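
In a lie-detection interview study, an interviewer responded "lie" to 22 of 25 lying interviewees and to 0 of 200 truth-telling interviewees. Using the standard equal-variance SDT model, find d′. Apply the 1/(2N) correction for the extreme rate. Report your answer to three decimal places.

d′ = 3.982

The false-alarm rate is 0/200 = 0, so apply the 1/(2N) correction: FA → 1/(2·200) = 0.00250.
z(H) = z(0.88000) = 1.1750
z(FA) = z(0.00250) = -2.8070
d' = 1.1750 − (-2.8070) = 3.9820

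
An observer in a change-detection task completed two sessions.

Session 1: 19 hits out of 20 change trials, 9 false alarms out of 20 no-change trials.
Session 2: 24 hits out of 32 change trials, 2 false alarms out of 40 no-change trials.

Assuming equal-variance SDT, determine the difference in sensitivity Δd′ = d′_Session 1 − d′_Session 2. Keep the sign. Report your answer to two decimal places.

Session 1: z(0.9500) = 1.645, z(0.4500) = -0.126, d' = 1.771
Session 2: z(0.7500) = 0.674, z(0.0500) = -1.645, d' = 2.319
Δd' = d'_Session 1 − d'_Session 2 = 1.771 − 2.319 = -0.548
Session 2 has the higher sensitivity.

Δd′ = -0.55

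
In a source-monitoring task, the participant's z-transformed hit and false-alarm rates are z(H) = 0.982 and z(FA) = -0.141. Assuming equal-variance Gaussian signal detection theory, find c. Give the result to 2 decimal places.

c = −½·[z(H) + z(FA)] = −½·(0.982 + (-0.141)) = -0.4205
c < 0: the participant has a liberal response bias.

c = -0.42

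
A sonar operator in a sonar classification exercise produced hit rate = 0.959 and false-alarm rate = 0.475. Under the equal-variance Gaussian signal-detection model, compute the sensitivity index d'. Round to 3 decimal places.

z(H) = z(0.959) = 1.7392
z(FA) = z(0.475) = -0.0627
d' = z(H) − z(FA) = 1.7392 − (-0.0627) = 1.8019

d' = 1.802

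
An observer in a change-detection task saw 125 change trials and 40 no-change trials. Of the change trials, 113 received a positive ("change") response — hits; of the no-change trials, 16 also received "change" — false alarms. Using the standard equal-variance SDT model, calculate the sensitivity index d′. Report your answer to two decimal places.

H = 113/125 = 0.9040
FA = 16/40 = 0.4000
Φ⁻¹(H) = 1.305
Φ⁻¹(FA) = -0.253
d' = z(H) − z(FA) = 1.305 − (-0.253) = 1.558

d′ = 1.56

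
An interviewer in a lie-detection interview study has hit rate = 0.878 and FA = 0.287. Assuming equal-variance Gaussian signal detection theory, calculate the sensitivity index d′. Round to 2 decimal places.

z(H) = z(0.878) = 1.165
z(FA) = z(0.287) = -0.562
d' = z(H) − z(FA) = 1.165 − (-0.562) = 1.727

d′ = 1.73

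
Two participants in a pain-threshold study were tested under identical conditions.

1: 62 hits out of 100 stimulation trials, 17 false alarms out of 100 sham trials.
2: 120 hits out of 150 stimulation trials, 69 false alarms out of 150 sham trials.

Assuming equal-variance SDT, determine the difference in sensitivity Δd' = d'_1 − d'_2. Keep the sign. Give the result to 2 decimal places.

1: z(0.6200) = 0.305, z(0.1700) = -0.954, d' = 1.259
2: z(0.8000) = 0.842, z(0.4600) = -0.100, d' = 0.942
Δd' = d'_1 − d'_2 = 1.259 − 0.942 = 0.317
1 has the higher sensitivity.

Δd' = 0.32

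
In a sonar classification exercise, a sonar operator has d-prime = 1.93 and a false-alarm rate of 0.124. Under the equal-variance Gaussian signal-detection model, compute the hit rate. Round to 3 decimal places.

hit rate = 0.781

z(false-alarm rate) = z(0.124) = -1.1552
z(H) = z(FA) + d' = -1.1552 + 1.93 = 0.7748
hit rate = Φ(0.7748) = 0.7808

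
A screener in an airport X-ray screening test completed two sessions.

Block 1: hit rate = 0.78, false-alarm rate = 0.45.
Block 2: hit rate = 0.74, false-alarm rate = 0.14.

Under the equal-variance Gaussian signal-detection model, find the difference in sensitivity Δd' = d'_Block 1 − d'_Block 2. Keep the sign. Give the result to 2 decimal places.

Block 1: z(0.78) = 0.772, z(0.45) = -0.126, d' = 0.898
Block 2: z(0.74) = 0.643, z(0.14) = -1.080, d' = 1.723
Δd' = d'_Block 1 − d'_Block 2 = 0.898 − 1.723 = -0.825
Block 2 has the higher sensitivity.

Δd' = -0.83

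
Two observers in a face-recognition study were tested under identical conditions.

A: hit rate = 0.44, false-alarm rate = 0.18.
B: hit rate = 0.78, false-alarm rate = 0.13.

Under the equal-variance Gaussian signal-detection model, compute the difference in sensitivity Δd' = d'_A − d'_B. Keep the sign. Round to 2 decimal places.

Δd' = -1.13

A: z(0.44) = -0.151, z(0.18) = -0.915, d' = 0.764
B: z(0.78) = 0.772, z(0.13) = -1.126, d' = 1.898
Δd' = d'_A − d'_B = 0.764 − 1.898 = -1.134
B has the higher sensitivity.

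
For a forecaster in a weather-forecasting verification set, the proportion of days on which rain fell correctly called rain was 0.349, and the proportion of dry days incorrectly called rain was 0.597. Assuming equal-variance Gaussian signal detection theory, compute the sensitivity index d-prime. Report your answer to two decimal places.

d-prime = -0.63

z(H) = -0.388
z(FA) = 0.246
d' = z(H) − z(FA) = -0.388 − 0.246 = -0.634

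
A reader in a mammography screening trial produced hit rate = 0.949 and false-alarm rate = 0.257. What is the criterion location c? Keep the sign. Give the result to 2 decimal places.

c = -0.49

z(H) = 1.635
z(FA) = -0.653
c = −½·[z(H) + z(FA)] = −0.5 × (1.635 + (-0.653)) = -0.491
c < 0: the reader has a liberal response bias.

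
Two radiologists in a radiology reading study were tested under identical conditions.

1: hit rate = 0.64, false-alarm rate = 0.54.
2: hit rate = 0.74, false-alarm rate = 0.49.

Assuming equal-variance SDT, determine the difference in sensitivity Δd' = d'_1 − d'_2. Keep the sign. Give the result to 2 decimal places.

Δd' = -0.41

1: z(0.64) = 0.358, z(0.54) = 0.100, d' = 0.258
2: z(0.74) = 0.643, z(0.49) = -0.025, d' = 0.668
Δd' = d'_1 − d'_2 = 0.258 − 0.668 = -0.410
2 has the higher sensitivity.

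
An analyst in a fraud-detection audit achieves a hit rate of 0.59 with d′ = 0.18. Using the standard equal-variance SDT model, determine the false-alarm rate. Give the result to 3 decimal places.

false-alarm rate = 0.519

z(hit rate) = z(0.59) = 0.2275
z(FA) = z(H) − d' = 0.2275 − 0.18 = 0.0475
false-alarm rate = Φ(0.0475) = 0.5189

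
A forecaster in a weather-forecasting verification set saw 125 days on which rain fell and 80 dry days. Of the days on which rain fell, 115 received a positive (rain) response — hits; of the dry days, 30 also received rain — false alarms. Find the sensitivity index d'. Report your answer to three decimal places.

H = 115/125 = 0.9200
FA = 30/80 = 0.3750
Φ⁻¹(H) = Φ⁻¹(0.9200) = 1.4051
Φ⁻¹(FA) = Φ⁻¹(0.3750) = -0.3186
d' = z(H) − z(FA) = 1.4051 − (-0.3186) = 1.7237

d' = 1.724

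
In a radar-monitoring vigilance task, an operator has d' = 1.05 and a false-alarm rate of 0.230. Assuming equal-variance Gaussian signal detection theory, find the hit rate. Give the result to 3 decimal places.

z(false-alarm rate) = z(0.230) = -0.7388
z(H) = z(FA) + d' = -0.7388 + 1.05 = 0.3112
hit rate = Φ(0.3112) = 0.6222

hit rate = 0.622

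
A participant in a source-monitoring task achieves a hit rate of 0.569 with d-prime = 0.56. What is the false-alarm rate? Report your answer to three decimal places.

false-alarm rate = 0.350

z(hit rate) = z(0.569) = 0.1738
z(FA) = z(H) − d' = 0.1738 − 0.56 = -0.3862
false-alarm rate = Φ(-0.3862) = 0.3497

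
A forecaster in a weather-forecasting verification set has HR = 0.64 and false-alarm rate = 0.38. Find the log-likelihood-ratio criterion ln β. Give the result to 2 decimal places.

ln β = -0.02

Φ⁻¹(0.64) = 0.358, Φ⁻¹(0.38) = -0.305
ln β = −½·[z(H)² − z(FA)²] = −0.5 × (0.128 − 0.093) = -0.0175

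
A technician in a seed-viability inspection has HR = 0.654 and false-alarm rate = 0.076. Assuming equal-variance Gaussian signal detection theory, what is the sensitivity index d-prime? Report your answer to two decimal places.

d-prime = 1.83

Φ⁻¹(H) = Φ⁻¹(0.654) = 0.396
Φ⁻¹(FA) = Φ⁻¹(0.076) = -1.433
d' = z(H) − z(FA) = 0.396 − (-1.433) = 1.829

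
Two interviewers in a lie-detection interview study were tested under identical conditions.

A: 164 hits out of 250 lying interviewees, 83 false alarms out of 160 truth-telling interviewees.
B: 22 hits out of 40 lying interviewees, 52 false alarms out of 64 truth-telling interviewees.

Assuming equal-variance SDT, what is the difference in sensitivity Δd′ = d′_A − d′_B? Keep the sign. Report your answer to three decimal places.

A: z(0.6560) = 0.4016, z(0.5188) = 0.0471, d' = 0.3545
B: z(0.5500) = 0.1257, z(0.8125) = 0.8871, d' = -0.7614
Δd' = d'_A − d'_B = 0.3545 − (-0.7614) = 1.1159
A has the higher sensitivity.

Δd′ = 1.116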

__Work to complete__. Whenever a line of the records holds the string "completed", pick it out and copy it.

__Answer to this problem__.
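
An observer in a change-detection task completed two sessions.
A screener in an airport X-ray screening test completed two sessions.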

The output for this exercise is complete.